» WORK TO COMPLETE
Pick out the lines below that include the string "printed".
┌─ DATA FOR THIS EXERCISE
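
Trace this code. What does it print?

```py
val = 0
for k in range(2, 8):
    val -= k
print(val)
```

k=2: val = 0-2 = -2
k=3: val = (-2)-3 = -5
k=4: val = (-5)-4 = -9
k=5: val = (-9)-5 = -14
k=6: val = (-14)-6 = -20
k=7: val = (-20)-7 = -27

-27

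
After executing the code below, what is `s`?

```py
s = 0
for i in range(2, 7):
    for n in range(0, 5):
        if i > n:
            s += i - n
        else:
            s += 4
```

i=2,n=0: 2>0, s = 0+2 = 2
i=2,n=1: 2>1, s = 2+1 = 3
i=2,n=2: not 2>2, s = 3+4 = 7
i=2,n=3: not 2>3, s = 7+4 = 11
i=2,n=4: not 2>4, s = 11+4 = 15
i=3,n=0: 3>0, s = 15+3 = 18
i=3,n=1: 3>1, s = 18+2 = 20
i=3,n=2: 3>2, s = 20+1 = 21
i=3,n=3: not 3>3, s = 21+4 = 25
i=3,n=4: not 3>4, s = 25+4 = 29
i=4,n=0: 4>0, s = 29+4 = 33
i=4,n=1: 4>1, s = 33+3 = 36
i=4,n=2: 4>2, s = 36+2 = 38
i=4,n=3: 4>3, s = 38+1 = 39
i=4,n=4: not 4>4, s = 39+4 = 43
i=5,n=0: 5>0, s = 43+5 = 48
i=5,n=1: 5>1, s = 48+4 = 52
i=5,n=2: 5>2, s = 52+3 = 55
i=5,n=3: 5>3, s = 55+2 = 57
i=5,n=4: 5>4, s = 57+1 = 58
i=6,n=0: 6>0, s = 58+6 = 64
i=6,n=1: 6>1, s = 64+5 = 69
i=6,n=2: 6>2, s = 69+4 = 73
i=6,n=3: 6>3, s = 73+3 = 76
i=6,n=4: 6>4, s = 76+2 = 78

78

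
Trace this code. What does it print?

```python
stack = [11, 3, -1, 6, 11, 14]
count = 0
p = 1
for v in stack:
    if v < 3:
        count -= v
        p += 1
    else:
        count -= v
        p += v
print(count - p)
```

-91

v=11: not <3, count = 0-11 = -11; p=12
v=3: not <3, count = (-11)-3 = -14; p=15
v=-1: <3, count = (-14)-(-1) = -13; p=16
v=6: not <3, count = (-13)-6 = -19; p=22
v=11: not <3, count = (-19)-11 = -30; p=33
v=14: not <3, count = (-30)-14 = -44; p=47
count-p = (-44)-47 = -91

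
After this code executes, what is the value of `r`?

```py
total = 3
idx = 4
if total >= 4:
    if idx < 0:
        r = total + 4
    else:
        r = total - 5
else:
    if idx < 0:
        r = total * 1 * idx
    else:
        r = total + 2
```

total=3, idx=4
total >= 4 is False; idx < 0 is False
→ r = total + 2 = 5

5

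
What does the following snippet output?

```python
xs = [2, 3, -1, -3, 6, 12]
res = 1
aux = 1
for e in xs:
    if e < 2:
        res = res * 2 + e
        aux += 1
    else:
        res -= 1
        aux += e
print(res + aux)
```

e=2: not <2, res = 1-1 = 0; aux=3
e=3: not <2, res = 0-1 = -1; aux=6
e=-1: <2, res = (-1)*2+(-1) = -3; aux=7
e=-3: <2, res = (-3)*2+(-3) = -9; aux=8
e=6: not <2, res = (-9)-1 = -10; aux=14
e=12: not <2, res = (-10)-1 = -11; aux=26
res+aux = (-11)+26 = 15

15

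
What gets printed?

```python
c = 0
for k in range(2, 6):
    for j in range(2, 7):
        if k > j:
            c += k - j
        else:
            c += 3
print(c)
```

k=2,j=2: not 2>2, c = 0+3 = 3
k=2,j=3: not 2>3, c = 3+3 = 6
k=2,j=4: not 2>4, c = 6+3 = 9
k=2,j=5: not 2>5, c = 9+3 = 12
k=2,j=6: not 2>6, c = 12+3 = 15
k=3,j=2: 3>2, c = 15+1 = 16
k=3,j=3: not 3>3, c = 16+3 = 19
k=3,j=4: not 3>4, c = 19+3 = 22
k=3,j=5: not 3>5, c = 22+3 = 25
k=3,j=6: not 3>6, c = 25+3 = 28
k=4,j=2: 4>2, c = 28+2 = 30
k=4,j=3: 4>3, c = 30+1 = 31
k=4,j=4: not 4>4, c = 31+3 = 34
k=4,j=5: not 4>5, c = 34+3 = 37
k=4,j=6: not 4>6, c = 37+3 = 40
k=5,j=2: 5>2, c = 40+3 = 43
k=5,j=3: 5>3, c = 43+2 = 45
k=5,j=4: 5>4, c = 45+1 = 46
k=5,j=5: not 5>5, c = 46+3 = 49
k=5,j=6: not 5>6, c = 49+3 = 52

52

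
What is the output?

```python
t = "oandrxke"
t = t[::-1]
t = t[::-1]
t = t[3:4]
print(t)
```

d

reverse → 'ekxrdnao'
reverse → 'oandrxke'
slice [3:4] → 'd'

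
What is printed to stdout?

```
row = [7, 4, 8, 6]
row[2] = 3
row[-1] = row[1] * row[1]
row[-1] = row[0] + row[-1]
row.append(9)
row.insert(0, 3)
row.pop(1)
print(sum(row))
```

row[2] = 3 → [7, 4, 3, 6]
row[-1] = row[1]*row[1] = 4*4 = 16 → [7, 4, 3, 16]
row[-1] = row[0]+row[-1] = 7+16 = 23 → [7, 4, 3, 23]
append 9 → [7, 4, 3, 23, 9]
insert 3 at 0 → [3, 7, 4, 3, 23, 9]
pop(1) removes 7 → [3, 4, 3, 23, 9]
sum = 42

42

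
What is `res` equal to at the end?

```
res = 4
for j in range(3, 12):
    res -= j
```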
└─
» RESULT FOR THIS EXERCISE
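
What gets printed?
What is printed to stdout?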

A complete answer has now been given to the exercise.